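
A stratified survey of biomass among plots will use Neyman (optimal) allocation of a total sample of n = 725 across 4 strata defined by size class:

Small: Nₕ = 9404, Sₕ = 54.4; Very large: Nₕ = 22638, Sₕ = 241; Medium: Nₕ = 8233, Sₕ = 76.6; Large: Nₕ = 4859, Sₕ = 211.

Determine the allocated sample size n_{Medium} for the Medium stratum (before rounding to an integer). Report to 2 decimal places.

59.98

Neyman allocation: nₕ = n·NₕSₕ / Σⱼ NⱼSⱼ.
Σ NⱼSⱼ = 9404·54.4 + 22638·241 + 8233·76.6 + 4859·211 = 7.6232324 × 10^6.
n_{Medium} = 725·8233·76.6 / (7.6232324 × 10^6) = 59.98.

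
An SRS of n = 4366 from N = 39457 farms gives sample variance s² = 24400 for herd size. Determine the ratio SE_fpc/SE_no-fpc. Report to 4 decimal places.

f = n/N = 4366/39457 = 0.11065210.
SE_no-fpc = √(s²/n) = 2.3640303; SE_fpc = √((1−f)s²/n) = 2.2294046.
Ratio = √(1−f) = 0.94305244.

0.9431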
━━━━━━━━━━━━━━━━
**Directions for this task:** In full and verbatim, transcribe the data.

**Task result:**
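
A stratified survey of biomass among plots will use Neyman (optimal) allocation of a total sample of n = 725 across 4 strata defined by size class:

Small: Nₕ = 9404, Sₕ = 54.4; Very large: Nₕ = 22638, Sₕ = 241; Medium: Nₕ = 8233, Sₕ = 76.6; Large: Nₕ = 4859, Sₕ = 211.

Determine the allocated sample size n_{Medium} for the Medium stratum (before rounding to an integer). Report to 2 decimal places.

59.98

Neyman allocation: nₕ = n·NₕSₕ / Σⱼ NⱼSⱼ.
Σ NⱼSⱼ = 9404·54.4 + 22638·241 + 8233·76.6 + 4859·211 = 7.6232324 × 10^6.
n_{Medium} = 725·8233·76.6 / (7.6232324 × 10^6) = 59.98.

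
An SRS of n = 4366 from N = 39457 farms gives sample variance s² = 24400 for herd size. Determine the ratio SE_fpc/SE_no-fpc. Report to 4 decimal places.

f = n/N = 4366/39457 = 0.11065210.
SE_no-fpc = √(s²/n) = 2.3640303; SE_fpc = √((1−f)s²/n) = 2.2294046.
Ratio = √(1−f) = 0.94305244.

0.9431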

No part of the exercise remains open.